**REQUIRED WORK**
Reproduce verbatim the line where "We want a root" occurs, along with all following lines down to the last line of the data.

*** DATASET CONTENT

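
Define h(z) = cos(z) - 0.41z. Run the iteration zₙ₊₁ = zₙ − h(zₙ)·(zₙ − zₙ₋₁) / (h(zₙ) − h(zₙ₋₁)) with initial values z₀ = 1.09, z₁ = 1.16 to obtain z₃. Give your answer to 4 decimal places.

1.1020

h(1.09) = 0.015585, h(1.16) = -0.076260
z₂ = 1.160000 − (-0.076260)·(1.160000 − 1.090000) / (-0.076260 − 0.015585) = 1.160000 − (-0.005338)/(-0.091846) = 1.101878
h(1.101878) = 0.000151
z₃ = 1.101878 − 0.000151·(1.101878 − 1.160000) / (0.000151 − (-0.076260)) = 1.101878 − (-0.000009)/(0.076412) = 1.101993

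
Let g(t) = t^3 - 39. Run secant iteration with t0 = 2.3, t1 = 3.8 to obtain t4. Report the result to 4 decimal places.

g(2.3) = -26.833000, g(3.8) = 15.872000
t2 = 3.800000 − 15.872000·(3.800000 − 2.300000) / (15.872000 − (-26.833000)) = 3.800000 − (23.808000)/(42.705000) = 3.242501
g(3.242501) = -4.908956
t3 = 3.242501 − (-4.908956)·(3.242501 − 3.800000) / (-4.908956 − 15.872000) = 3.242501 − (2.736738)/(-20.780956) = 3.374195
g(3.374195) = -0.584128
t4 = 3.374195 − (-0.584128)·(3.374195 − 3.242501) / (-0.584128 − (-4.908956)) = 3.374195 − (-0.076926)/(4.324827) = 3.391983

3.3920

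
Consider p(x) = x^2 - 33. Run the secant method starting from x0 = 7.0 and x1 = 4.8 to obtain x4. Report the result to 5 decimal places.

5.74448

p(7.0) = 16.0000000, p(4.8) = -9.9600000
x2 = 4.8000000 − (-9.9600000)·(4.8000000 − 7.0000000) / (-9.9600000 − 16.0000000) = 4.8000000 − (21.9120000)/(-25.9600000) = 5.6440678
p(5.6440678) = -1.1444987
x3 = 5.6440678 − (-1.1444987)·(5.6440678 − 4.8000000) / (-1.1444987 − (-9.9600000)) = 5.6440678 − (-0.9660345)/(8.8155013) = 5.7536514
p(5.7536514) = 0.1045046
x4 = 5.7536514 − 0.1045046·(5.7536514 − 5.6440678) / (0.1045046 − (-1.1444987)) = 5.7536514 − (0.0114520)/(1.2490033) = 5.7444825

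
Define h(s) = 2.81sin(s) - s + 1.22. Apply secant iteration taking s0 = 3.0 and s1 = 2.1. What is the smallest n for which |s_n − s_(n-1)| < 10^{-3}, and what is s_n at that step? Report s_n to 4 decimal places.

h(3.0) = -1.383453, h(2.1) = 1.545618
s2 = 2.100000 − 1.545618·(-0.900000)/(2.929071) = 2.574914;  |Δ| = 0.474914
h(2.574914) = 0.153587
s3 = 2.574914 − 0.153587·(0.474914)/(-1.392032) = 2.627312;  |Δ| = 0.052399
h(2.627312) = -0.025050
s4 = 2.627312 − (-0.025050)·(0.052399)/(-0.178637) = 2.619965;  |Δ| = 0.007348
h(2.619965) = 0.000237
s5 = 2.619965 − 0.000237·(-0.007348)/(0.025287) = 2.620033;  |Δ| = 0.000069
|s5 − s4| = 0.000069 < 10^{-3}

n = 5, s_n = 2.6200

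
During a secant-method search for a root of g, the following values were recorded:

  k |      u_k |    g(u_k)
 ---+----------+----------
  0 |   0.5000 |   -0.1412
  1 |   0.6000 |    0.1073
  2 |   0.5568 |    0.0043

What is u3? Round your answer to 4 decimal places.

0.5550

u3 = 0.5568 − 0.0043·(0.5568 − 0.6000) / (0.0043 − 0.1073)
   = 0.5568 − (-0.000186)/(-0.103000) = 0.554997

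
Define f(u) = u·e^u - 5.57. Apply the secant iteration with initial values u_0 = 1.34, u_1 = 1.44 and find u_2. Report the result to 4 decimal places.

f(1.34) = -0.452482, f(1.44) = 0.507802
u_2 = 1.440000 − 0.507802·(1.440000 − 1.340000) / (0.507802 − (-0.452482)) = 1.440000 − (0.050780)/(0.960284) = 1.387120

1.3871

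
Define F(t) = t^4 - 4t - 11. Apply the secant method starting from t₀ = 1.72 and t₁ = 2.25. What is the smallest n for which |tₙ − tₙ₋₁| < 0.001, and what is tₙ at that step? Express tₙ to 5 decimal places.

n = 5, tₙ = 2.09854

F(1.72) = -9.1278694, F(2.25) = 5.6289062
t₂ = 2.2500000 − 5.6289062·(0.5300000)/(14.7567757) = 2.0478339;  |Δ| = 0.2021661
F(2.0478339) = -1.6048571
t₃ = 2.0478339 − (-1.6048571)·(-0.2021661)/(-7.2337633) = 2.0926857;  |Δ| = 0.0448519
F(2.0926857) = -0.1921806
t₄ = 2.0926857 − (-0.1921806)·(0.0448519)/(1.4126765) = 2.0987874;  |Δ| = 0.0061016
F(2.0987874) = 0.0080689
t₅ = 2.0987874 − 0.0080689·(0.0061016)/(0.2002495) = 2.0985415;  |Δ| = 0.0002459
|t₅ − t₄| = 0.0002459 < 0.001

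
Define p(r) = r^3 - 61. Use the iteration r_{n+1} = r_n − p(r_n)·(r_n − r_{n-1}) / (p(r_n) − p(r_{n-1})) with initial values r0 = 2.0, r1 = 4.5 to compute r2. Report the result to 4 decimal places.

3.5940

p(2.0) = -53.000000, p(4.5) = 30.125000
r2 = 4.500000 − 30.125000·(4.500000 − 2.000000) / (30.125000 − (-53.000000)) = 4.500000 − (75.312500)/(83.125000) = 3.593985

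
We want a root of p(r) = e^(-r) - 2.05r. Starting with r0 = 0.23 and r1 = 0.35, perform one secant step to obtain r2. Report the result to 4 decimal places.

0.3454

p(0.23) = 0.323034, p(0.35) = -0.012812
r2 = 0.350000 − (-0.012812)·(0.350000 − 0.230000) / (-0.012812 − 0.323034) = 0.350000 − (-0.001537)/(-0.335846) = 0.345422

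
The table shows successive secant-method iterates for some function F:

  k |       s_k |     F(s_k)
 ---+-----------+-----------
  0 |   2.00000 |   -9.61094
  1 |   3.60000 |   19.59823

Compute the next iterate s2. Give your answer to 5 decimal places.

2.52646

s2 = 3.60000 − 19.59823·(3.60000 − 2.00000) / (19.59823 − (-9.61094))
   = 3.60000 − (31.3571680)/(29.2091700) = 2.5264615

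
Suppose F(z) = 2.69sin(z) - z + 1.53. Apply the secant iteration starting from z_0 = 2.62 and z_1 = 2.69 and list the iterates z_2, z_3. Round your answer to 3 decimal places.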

******

**PROBLEM SOLUTION**
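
We want a root of p(r) = e^(-r) - 2.05r. Starting with r0 = 0.23 and r1 = 0.35, perform one secant step to obtain r2. Report the result to 4 decimal places.

0.3454

p(0.23) = 0.323034, p(0.35) = -0.012812
r2 = 0.350000 − (-0.012812)·(0.350000 − 0.230000) / (-0.012812 − 0.323034) = 0.350000 − (-0.001537)/(-0.335846) = 0.345422

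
The table shows successive secant-method iterates for some function F:

  k |       s_k |     F(s_k)
 ---+-----------+-----------
  0 |   2.00000 |   -9.61094
  1 |   3.60000 |   19.59823

Compute the next iterate s2. Give your answer to 5 decimal places.

2.52646

s2 = 3.60000 − 19.59823·(3.60000 − 2.00000) / (19.59823 − (-9.61094))
   = 3.60000 − (31.3571680)/(29.2091700) = 2.5264615

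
Suppose F(z) = 2.69sin(z) - z + 1.53. Apply the secant iteration starting from z_0 = 2.62 and z_1 = 2.69 and list the iterates z_2, z_3. Round your answer to 3 decimal places.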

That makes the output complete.